** Supplied material **
------------------------
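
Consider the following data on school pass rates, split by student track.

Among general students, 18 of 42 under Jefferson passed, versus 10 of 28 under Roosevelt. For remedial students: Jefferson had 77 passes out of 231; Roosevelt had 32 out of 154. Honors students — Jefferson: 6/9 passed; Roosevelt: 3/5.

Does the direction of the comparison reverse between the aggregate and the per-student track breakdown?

General: Jefferson 18/42 = 42.9%, Roosevelt 10/28 = 35.7% → Jefferson
Remedial: Jefferson 77/231 = 33.3%, Roosevelt 32/154 = 20.8% → Jefferson
Honors: Jefferson 6/9 = 66.7%, Roosevelt 3/5 = 60.0% → Jefferson
Overall: Jefferson 101/282 = 35.8%, Roosevelt 45/187 = 24.1% → Jefferson
Jefferson wins overall and in every student group — no reversal.

No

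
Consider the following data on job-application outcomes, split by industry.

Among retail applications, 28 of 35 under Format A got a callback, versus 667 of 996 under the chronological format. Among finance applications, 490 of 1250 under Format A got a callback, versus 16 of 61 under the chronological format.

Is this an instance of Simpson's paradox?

Yes

Retail: Format A 28/35 = 80.0%, the chronological format 667/996 = 67.0% → Format A
Finance: Format A 490/1250 = 39.2%, the chronological format 16/61 = 26.2% → Format A
Overall: Format A 518/1285 = 40.3%, the chronological format 683/1057 = 64.6% → the chronological format
Format A wins each industry group but the chronological format wins overall — the comparison reverses. Format A's applications skew toward finance, which has a lower base rate.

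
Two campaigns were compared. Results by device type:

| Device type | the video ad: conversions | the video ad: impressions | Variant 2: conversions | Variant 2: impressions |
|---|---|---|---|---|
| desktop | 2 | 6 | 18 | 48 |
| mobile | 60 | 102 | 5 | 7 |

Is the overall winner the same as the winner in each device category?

Desktop: the video ad 2/6 = 33.3%, Variant 2 18/48 = 37.5% → Variant 2
Mobile: the video ad 60/102 = 58.8%, Variant 2 5/7 = 71.4% → Variant 2
Overall: the video ad 62/108 = 57.4%, Variant 2 23/55 = 41.8% → the video ad
Variant 2 wins each device group but the video ad wins overall — the comparison reverses. Variant 2's impressions skew toward desktop, which has a lower base rate.

No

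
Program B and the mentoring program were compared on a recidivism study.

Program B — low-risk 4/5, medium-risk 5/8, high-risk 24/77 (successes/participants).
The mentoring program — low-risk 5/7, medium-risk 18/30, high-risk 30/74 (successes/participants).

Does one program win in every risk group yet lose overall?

Low-risk: Program B 4/5 = 80.0%, the mentoring program 5/7 = 71.4% → Program B
Medium-risk: Program B 5/8 = 62.5%, the mentoring program 18/30 = 60.0% → Program B
High-risk: Program B 24/77 = 31.2%, the mentoring program 30/74 = 40.5% → the mentoring program
Overall: Program B 33/90 = 36.7%, the mentoring program 53/111 = 47.7% → the mentoring program
Neither sweeps: Program B wins 2 of 3 groups, the mentoring program wins 1. The mentoring program wins overall but not every group — no Simpson reversal.

No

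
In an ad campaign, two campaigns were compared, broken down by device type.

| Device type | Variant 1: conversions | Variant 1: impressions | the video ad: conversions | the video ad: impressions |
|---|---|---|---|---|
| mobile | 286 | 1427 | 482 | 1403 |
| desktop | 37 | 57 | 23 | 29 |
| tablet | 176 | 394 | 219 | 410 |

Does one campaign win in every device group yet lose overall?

No

Mobile: Variant 1 286/1427 = 20.0%, the video ad 482/1403 = 34.4% → the video ad
Desktop: Variant 1 37/57 = 64.9%, the video ad 23/29 = 79.3% → the video ad
Tablet: Variant 1 176/394 = 44.7%, the video ad 219/410 = 53.4% → the video ad
Overall: Variant 1 499/1878 = 26.6%, the video ad 724/1842 = 39.3% → the video ad
The video ad wins overall and in every device group — no reversal.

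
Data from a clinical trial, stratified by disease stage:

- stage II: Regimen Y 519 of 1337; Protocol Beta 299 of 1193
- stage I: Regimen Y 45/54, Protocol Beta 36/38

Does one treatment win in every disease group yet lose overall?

No

Stage II: Regimen Y 519/1337 = 38.8%, Protocol Beta 299/1193 = 25.1% → Regimen Y
Stage I: Regimen Y 45/54 = 83.3%, Protocol Beta 36/38 = 94.7% → Protocol Beta
Overall: Regimen Y 564/1391 = 40.5%, Protocol Beta 335/1231 = 27.2% → Regimen Y
Neither sweeps: Regimen Y wins 1 of 2 groups, Protocol Beta wins 1. Regimen Y wins overall but not every group — no Simpson reversal.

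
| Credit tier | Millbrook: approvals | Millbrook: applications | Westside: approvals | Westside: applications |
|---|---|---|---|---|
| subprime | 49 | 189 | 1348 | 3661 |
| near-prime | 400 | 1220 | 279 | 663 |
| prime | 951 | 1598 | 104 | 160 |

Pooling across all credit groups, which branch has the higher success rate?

Subprime: Millbrook 49/189 = 25.9%, Westside 1348/3661 = 36.8% → Westside
Near-prime: Millbrook 400/1220 = 32.8%, Westside 279/663 = 42.1% → Westside
Prime: Millbrook 951/1598 = 59.5%, Westside 104/160 = 65.0% → Westside
Overall: Millbrook 1400/3007 = 46.6%, Westside 1731/4484 = 38.6% → Millbrook
(Westside wins every credit group but Millbrook wins overall — Westside's applications skew toward the low-rate subprime group.)

Millbrook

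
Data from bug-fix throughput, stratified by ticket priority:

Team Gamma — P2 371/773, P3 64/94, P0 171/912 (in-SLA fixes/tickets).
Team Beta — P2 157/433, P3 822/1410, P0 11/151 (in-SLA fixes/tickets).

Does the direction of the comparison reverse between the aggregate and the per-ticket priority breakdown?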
------------------------
** Activity **
From the records above, extract every line exactly as it stands.

** Written answer **
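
Consider the following data on school pass rates, split by student track.

Among general students, 18 of 42 under Jefferson passed, versus 10 of 28 under Roosevelt. For remedial students: Jefferson had 77 passes out of 231; Roosevelt had 32 out of 154. Honors students — Jefferson: 6/9 passed; Roosevelt: 3/5.

Does the direction of the comparison reverse between the aggregate and the per-student track breakdown?

General: Jefferson 18/42 = 42.9%, Roosevelt 10/28 = 35.7% → Jefferson
Remedial: Jefferson 77/231 = 33.3%, Roosevelt 32/154 = 20.8% → Jefferson
Honors: Jefferson 6/9 = 66.7%, Roosevelt 3/5 = 60.0% → Jefferson
Overall: Jefferson 101/282 = 35.8%, Roosevelt 45/187 = 24.1% → Jefferson
Jefferson wins overall and in every student group — no reversal.

No

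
Consider the following data on job-application outcomes, split by industry.

Among retail applications, 28 of 35 under Format A got a callback, versus 667 of 996 under the chronological format. Among finance applications, 490 of 1250 under Format A got a callback, versus 16 of 61 under the chronological format.

Is this an instance of Simpson's paradox?

Yes

Retail: Format A 28/35 = 80.0%, the chronological format 667/996 = 67.0% → Format A
Finance: Format A 490/1250 = 39.2%, the chronological format 16/61 = 26.2% → Format A
Overall: Format A 518/1285 = 40.3%, the chronological format 683/1057 = 64.6% → the chronological format
Format A wins each industry group but the chronological format wins overall — the comparison reverses. Format A's applications skew toward finance, which has a lower base rate.

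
Two campaigns were compared. Results by device type:

| Device type | the video ad: conversions | the video ad: impressions | Variant 2: conversions | Variant 2: impressions |
|---|---|---|---|---|
| desktop | 2 | 6 | 18 | 48 |
| mobile | 60 | 102 | 5 | 7 |

Is the overall winner the same as the winner in each device category?

Desktop: the video ad 2/6 = 33.3%, Variant 2 18/48 = 37.5% → Variant 2
Mobile: the video ad 60/102 = 58.8%, Variant 2 5/7 = 71.4% → Variant 2
Overall: the video ad 62/108 = 57.4%, Variant 2 23/55 = 41.8% → the video ad
Variant 2 wins each device group but the video ad wins overall — the comparison reverses. Variant 2's impressions skew toward desktop, which has a lower base rate.

No

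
Program B and the mentoring program were compared on a recidivism study.

Program B — low-risk 4/5, medium-risk 5/8, high-risk 24/77 (successes/participants).
The mentoring program — low-risk 5/7, medium-risk 18/30, high-risk 30/74 (successes/participants).

Does one program win in every risk group yet lose overall?

Low-risk: Program B 4/5 = 80.0%, the mentoring program 5/7 = 71.4% → Program B
Medium-risk: Program B 5/8 = 62.5%, the mentoring program 18/30 = 60.0% → Program B
High-risk: Program B 24/77 = 31.2%, the mentoring program 30/74 = 40.5% → the mentoring program
Overall: Program B 33/90 = 36.7%, the mentoring program 53/111 = 47.7% → the mentoring program
Neither sweeps: Program B wins 2 of 3 groups, the mentoring program wins 1. The mentoring program wins overall but not every group — no Simpson reversal.

No

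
In an ad campaign, two campaigns were compared, broken down by device type.

| Device type | Variant 1: conversions | Variant 1: impressions | the video ad: conversions | the video ad: impressions |
|---|---|---|---|---|
| mobile | 286 | 1427 | 482 | 1403 |
| desktop | 37 | 57 | 23 | 29 |
| tablet | 176 | 394 | 219 | 410 |

Does one campaign win in every device group yet lose overall?

No

Mobile: Variant 1 286/1427 = 20.0%, the video ad 482/1403 = 34.4% → the video ad
Desktop: Variant 1 37/57 = 64.9%, the video ad 23/29 = 79.3% → the video ad
Tablet: Variant 1 176/394 = 44.7%, the video ad 219/410 = 53.4% → the video ad
Overall: Variant 1 499/1878 = 26.6%, the video ad 724/1842 = 39.3% → the video ad
The video ad wins overall and in every device group — no reversal.

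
Data from a clinical trial, stratified by disease stage:

- stage II: Regimen Y 519 of 1337; Protocol Beta 299 of 1193
- stage I: Regimen Y 45/54, Protocol Beta 36/38

Does one treatment win in every disease group yet lose overall?

No

Stage II: Regimen Y 519/1337 = 38.8%, Protocol Beta 299/1193 = 25.1% → Regimen Y
Stage I: Regimen Y 45/54 = 83.3%, Protocol Beta 36/38 = 94.7% → Protocol Beta
Overall: Regimen Y 564/1391 = 40.5%, Protocol Beta 335/1231 = 27.2% → Regimen Y
Neither sweeps: Regimen Y wins 1 of 2 groups, Protocol Beta wins 1. Regimen Y wins overall but not every group — no Simpson reversal.

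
| Credit tier | Millbrook: approvals | Millbrook: applications | Westside: approvals | Westside: applications |
|---|---|---|---|---|
| subprime | 49 | 189 | 1348 | 3661 |
| near-prime | 400 | 1220 | 279 | 663 |
| prime | 951 | 1598 | 104 | 160 |

Pooling across all credit groups, which branch has the higher success rate?

Subprime: Millbrook 49/189 = 25.9%, Westside 1348/3661 = 36.8% → Westside
Near-prime: Millbrook 400/1220 = 32.8%, Westside 279/663 = 42.1% → Westside
Prime: Millbrook 951/1598 = 59.5%, Westside 104/160 = 65.0% → Westside
Overall: Millbrook 1400/3007 = 46.6%, Westside 1731/4484 = 38.6% → Millbrook
(Westside wins every credit group but Millbrook wins overall — Westside's applications skew toward the low-rate subprime group.)

Millbrook

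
Data from bug-fix throughput, stratified by ticket priority:

Team Gamma — P2 371/773, P3 64/94, P0 171/912 (in-SLA fixes/tickets).
Team Beta — P2 157/433, P3 822/1410, P0 11/151 (in-SLA fixes/tickets).

Does the direction of the comparison reverse between the aggregate and the per-ticket priority breakdown?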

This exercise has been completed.